*Study material*.
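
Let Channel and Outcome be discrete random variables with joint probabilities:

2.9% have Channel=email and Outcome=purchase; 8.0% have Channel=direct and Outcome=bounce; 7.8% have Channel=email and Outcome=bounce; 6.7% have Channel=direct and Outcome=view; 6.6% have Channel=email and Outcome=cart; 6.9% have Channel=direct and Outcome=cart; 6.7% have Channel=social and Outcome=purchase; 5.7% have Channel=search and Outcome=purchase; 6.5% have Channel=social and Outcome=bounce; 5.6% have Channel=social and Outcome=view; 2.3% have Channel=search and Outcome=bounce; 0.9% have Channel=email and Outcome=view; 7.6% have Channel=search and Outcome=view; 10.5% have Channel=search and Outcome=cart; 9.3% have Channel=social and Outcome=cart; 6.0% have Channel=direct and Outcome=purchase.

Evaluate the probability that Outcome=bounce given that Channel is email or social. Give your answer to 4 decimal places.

0.3089

P(Channel=email) = 0.078 + 0.009 + 0.066 + 0.029 = 0.182.
P(Channel=social) = 0.065 + 0.056 + 0.093 + 0.067 = 0.281.
P(Channel ∈ {email, social}) = 0.182 + 0.281 = 0.463; P(Outcome=bounce, Channel ∈ {email, social}) = 0.078 + 0.065 = 0.143.
P(Outcome=bounce | Channel ∈ {email, social}) = 0.143/0.463 = 0.3089.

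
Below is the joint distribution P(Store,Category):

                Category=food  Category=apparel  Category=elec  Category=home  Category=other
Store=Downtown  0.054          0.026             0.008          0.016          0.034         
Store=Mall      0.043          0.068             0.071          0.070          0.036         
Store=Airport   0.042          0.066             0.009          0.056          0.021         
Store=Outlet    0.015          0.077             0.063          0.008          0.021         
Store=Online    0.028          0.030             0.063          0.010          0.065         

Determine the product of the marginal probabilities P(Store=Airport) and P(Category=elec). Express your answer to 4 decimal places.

P(Store=Airport) = 0.042 + 0.066 + 0.009 + 0.056 + 0.021 = 0.194.
P(Category=elec) = 0.008 + 0.071 + 0.009 + 0.063 + 0.063 = 0.214.
Product: 0.194 × 0.214 = 0.0415.

0.0415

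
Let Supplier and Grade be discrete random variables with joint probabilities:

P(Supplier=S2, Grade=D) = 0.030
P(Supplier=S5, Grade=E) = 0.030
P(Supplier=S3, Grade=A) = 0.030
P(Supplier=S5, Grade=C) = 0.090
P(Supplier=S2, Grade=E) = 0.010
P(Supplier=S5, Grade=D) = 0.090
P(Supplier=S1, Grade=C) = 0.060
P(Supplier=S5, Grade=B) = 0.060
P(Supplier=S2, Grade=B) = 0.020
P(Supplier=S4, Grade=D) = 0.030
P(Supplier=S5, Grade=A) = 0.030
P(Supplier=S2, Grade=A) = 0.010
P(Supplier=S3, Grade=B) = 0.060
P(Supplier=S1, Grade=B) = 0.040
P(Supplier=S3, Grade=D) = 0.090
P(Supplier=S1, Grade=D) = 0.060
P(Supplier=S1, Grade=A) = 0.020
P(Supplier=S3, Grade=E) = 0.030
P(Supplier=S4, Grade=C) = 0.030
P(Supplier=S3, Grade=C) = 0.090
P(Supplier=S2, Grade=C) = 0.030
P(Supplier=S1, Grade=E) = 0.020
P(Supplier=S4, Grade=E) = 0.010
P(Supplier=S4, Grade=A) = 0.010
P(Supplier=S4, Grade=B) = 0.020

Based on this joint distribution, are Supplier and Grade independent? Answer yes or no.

yes

Every cell satisfies P(Supplier,Grade) = P(Supplier)·P(Grade). For instance P(Supplier=S1) = 0.200, P(Grade=D) = 0.300, and 0.200×0.300 = 0.060 matches the joint entry. So Supplier and Grade are independent.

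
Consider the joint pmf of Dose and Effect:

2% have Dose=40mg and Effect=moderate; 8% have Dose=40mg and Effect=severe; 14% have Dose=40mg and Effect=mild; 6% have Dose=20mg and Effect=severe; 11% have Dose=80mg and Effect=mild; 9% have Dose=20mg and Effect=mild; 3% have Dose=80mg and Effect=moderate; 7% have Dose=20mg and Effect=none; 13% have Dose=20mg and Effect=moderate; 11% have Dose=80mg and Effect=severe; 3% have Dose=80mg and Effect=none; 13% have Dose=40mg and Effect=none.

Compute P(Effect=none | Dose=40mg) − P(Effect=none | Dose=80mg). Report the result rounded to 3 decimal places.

P(Dose=40mg) = 0.13 + 0.14 + 0.02 + 0.08 = 0.37; P(Effect=none | Dose=40mg) = 0.13/0.37 = 0.3514.
P(Dose=80mg) = 0.03 + 0.11 + 0.03 + 0.11 = 0.28; P(Effect=none | Dose=80mg) = 0.03/0.28 = 0.1071.
Difference = 0.244.

0.244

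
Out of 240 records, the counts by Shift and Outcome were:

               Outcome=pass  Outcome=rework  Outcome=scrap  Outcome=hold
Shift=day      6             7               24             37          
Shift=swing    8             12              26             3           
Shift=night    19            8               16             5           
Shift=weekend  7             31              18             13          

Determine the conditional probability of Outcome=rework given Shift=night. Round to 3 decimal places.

Total with Shift=night: 19 + 8 + 16 + 5 = 48.
P(Outcome=rework | Shift=night) = 8/48 = 0.167.

0.167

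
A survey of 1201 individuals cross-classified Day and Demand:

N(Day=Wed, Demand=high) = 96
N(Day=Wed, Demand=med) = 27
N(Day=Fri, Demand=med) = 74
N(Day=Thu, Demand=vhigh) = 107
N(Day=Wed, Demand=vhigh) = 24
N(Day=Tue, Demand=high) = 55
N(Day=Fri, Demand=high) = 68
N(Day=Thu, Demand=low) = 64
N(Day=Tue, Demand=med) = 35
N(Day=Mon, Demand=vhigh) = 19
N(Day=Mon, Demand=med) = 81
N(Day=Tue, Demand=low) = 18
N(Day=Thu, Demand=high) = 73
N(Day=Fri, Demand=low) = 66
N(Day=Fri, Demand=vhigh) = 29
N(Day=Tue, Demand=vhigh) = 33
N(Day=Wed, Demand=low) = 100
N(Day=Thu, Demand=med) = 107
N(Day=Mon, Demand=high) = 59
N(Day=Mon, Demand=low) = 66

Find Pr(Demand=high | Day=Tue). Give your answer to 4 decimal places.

Total with Day=Tue: 18 + 35 + 55 + 33 = 141.
P(Demand=high | Day=Tue) = 55/141 = 0.3901.

0.3901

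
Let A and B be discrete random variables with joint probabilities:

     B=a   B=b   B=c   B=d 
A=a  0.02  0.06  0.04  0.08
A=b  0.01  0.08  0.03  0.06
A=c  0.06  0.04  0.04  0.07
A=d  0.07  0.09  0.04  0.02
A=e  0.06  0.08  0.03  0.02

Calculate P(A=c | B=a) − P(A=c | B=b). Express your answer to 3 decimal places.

0.158

P(B=a) = 0.02 + 0.01 + 0.06 + 0.07 + 0.06 = 0.22; P(A=c | B=a) = 0.06/0.22 = 0.2727.
P(B=b) = 0.06 + 0.08 + 0.04 + 0.09 + 0.08 = 0.35; P(A=c | B=b) = 0.04/0.35 = 0.1143.
Difference = 0.158.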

*Your objective*. Set down the entries above once more, verbatim.

*The completed task*.
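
Let Channel and Outcome be discrete random variables with joint probabilities:

2.9% have Channel=email and Outcome=purchase; 8.0% have Channel=direct and Outcome=bounce; 7.8% have Channel=email and Outcome=bounce; 6.7% have Channel=direct and Outcome=view; 6.6% have Channel=email and Outcome=cart; 6.9% have Channel=direct and Outcome=cart; 6.7% have Channel=social and Outcome=purchase; 5.7% have Channel=search and Outcome=purchase; 6.5% have Channel=social and Outcome=bounce; 5.6% have Channel=social and Outcome=view; 2.3% have Channel=search and Outcome=bounce; 0.9% have Channel=email and Outcome=view; 7.6% have Channel=search and Outcome=view; 10.5% have Channel=search and Outcome=cart; 9.3% have Channel=social and Outcome=cart; 6.0% have Channel=direct and Outcome=purchase.

Evaluate the probability that Outcome=bounce given that Channel is email or social. Give your answer to 4 decimal places.

0.3089

P(Channel=email) = 0.078 + 0.009 + 0.066 + 0.029 = 0.182.
P(Channel=social) = 0.065 + 0.056 + 0.093 + 0.067 = 0.281.
P(Channel ∈ {email, social}) = 0.182 + 0.281 = 0.463; P(Outcome=bounce, Channel ∈ {email, social}) = 0.078 + 0.065 = 0.143.
P(Outcome=bounce | Channel ∈ {email, social}) = 0.143/0.463 = 0.3089.

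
Below is the joint distribution P(Store,Category):

                Category=food  Category=apparel  Category=elec  Category=home  Category=other
Store=Downtown  0.054          0.026             0.008          0.016          0.034         
Store=Mall      0.043          0.068             0.071          0.070          0.036         
Store=Airport   0.042          0.066             0.009          0.056          0.021         
Store=Outlet    0.015          0.077             0.063          0.008          0.021         
Store=Online    0.028          0.030             0.063          0.010          0.065         

Determine the product of the marginal probabilities P(Store=Airport) and P(Category=elec). Express your answer to 4 decimal places.

P(Store=Airport) = 0.042 + 0.066 + 0.009 + 0.056 + 0.021 = 0.194.
P(Category=elec) = 0.008 + 0.071 + 0.009 + 0.063 + 0.063 = 0.214.
Product: 0.194 × 0.214 = 0.0415.

0.0415

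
Let Supplier and Grade be discrete random variables with joint probabilities:

P(Supplier=S2, Grade=D) = 0.030
P(Supplier=S5, Grade=E) = 0.030
P(Supplier=S3, Grade=A) = 0.030
P(Supplier=S5, Grade=C) = 0.090
P(Supplier=S2, Grade=E) = 0.010
P(Supplier=S5, Grade=D) = 0.090
P(Supplier=S1, Grade=C) = 0.060
P(Supplier=S5, Grade=B) = 0.060
P(Supplier=S2, Grade=B) = 0.020
P(Supplier=S4, Grade=D) = 0.030
P(Supplier=S5, Grade=A) = 0.030
P(Supplier=S2, Grade=A) = 0.010
P(Supplier=S3, Grade=B) = 0.060
P(Supplier=S1, Grade=B) = 0.040
P(Supplier=S3, Grade=D) = 0.090
P(Supplier=S1, Grade=D) = 0.060
P(Supplier=S1, Grade=A) = 0.020
P(Supplier=S3, Grade=E) = 0.030
P(Supplier=S4, Grade=C) = 0.030
P(Supplier=S3, Grade=C) = 0.090
P(Supplier=S2, Grade=C) = 0.030
P(Supplier=S1, Grade=E) = 0.020
P(Supplier=S4, Grade=E) = 0.010
P(Supplier=S4, Grade=A) = 0.010
P(Supplier=S4, Grade=B) = 0.020

Based on this joint distribution, are Supplier and Grade independent? Answer yes or no.

yes

Every cell satisfies P(Supplier,Grade) = P(Supplier)·P(Grade). For instance P(Supplier=S1) = 0.200, P(Grade=D) = 0.300, and 0.200×0.300 = 0.060 matches the joint entry. So Supplier and Grade are independent.

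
Consider the joint pmf of Dose and Effect:

2% have Dose=40mg and Effect=moderate; 8% have Dose=40mg and Effect=severe; 14% have Dose=40mg and Effect=mild; 6% have Dose=20mg and Effect=severe; 11% have Dose=80mg and Effect=mild; 9% have Dose=20mg and Effect=mild; 3% have Dose=80mg and Effect=moderate; 7% have Dose=20mg and Effect=none; 13% have Dose=20mg and Effect=moderate; 11% have Dose=80mg and Effect=severe; 3% have Dose=80mg and Effect=none; 13% have Dose=40mg and Effect=none.

Compute P(Effect=none | Dose=40mg) − P(Effect=none | Dose=80mg). Report the result rounded to 3 decimal places.

P(Dose=40mg) = 0.13 + 0.14 + 0.02 + 0.08 = 0.37; P(Effect=none | Dose=40mg) = 0.13/0.37 = 0.3514.
P(Dose=80mg) = 0.03 + 0.11 + 0.03 + 0.11 = 0.28; P(Effect=none | Dose=80mg) = 0.03/0.28 = 0.1071.
Difference = 0.244.

0.244

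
Out of 240 records, the counts by Shift and Outcome were:

               Outcome=pass  Outcome=rework  Outcome=scrap  Outcome=hold
Shift=day      6             7               24             37          
Shift=swing    8             12              26             3           
Shift=night    19            8               16             5           
Shift=weekend  7             31              18             13          

Determine the conditional probability of Outcome=rework given Shift=night. Round to 3 decimal places.

Total with Shift=night: 19 + 8 + 16 + 5 = 48.
P(Outcome=rework | Shift=night) = 8/48 = 0.167.

0.167

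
A survey of 1201 individuals cross-classified Day and Demand:

N(Day=Wed, Demand=high) = 96
N(Day=Wed, Demand=med) = 27
N(Day=Fri, Demand=med) = 74
N(Day=Thu, Demand=vhigh) = 107
N(Day=Wed, Demand=vhigh) = 24
N(Day=Tue, Demand=high) = 55
N(Day=Fri, Demand=high) = 68
N(Day=Thu, Demand=low) = 64
N(Day=Tue, Demand=med) = 35
N(Day=Mon, Demand=vhigh) = 19
N(Day=Mon, Demand=med) = 81
N(Day=Tue, Demand=low) = 18
N(Day=Thu, Demand=high) = 73
N(Day=Fri, Demand=low) = 66
N(Day=Fri, Demand=vhigh) = 29
N(Day=Tue, Demand=vhigh) = 33
N(Day=Wed, Demand=low) = 100
N(Day=Thu, Demand=med) = 107
N(Day=Mon, Demand=high) = 59
N(Day=Mon, Demand=low) = 66

Find Pr(Demand=high | Day=Tue). Give your answer to 4 decimal places.

Total with Day=Tue: 18 + 35 + 55 + 33 = 141.
P(Demand=high | Day=Tue) = 55/141 = 0.3901.

0.3901

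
Let A and B be discrete random variables with joint probabilities:

     B=a   B=b   B=c   B=d 
A=a  0.02  0.06  0.04  0.08
A=b  0.01  0.08  0.03  0.06
A=c  0.06  0.04  0.04  0.07
A=d  0.07  0.09  0.04  0.02
A=e  0.06  0.08  0.03  0.02

Calculate P(A=c | B=a) − P(A=c | B=b). Express your answer to 3 decimal places.

0.158

P(B=a) = 0.02 + 0.01 + 0.06 + 0.07 + 0.06 = 0.22; P(A=c | B=a) = 0.06/0.22 = 0.2727.
P(B=b) = 0.06 + 0.08 + 0.04 + 0.09 + 0.08 = 0.35; P(A=c | B=b) = 0.04/0.35 = 0.1143.
Difference = 0.158.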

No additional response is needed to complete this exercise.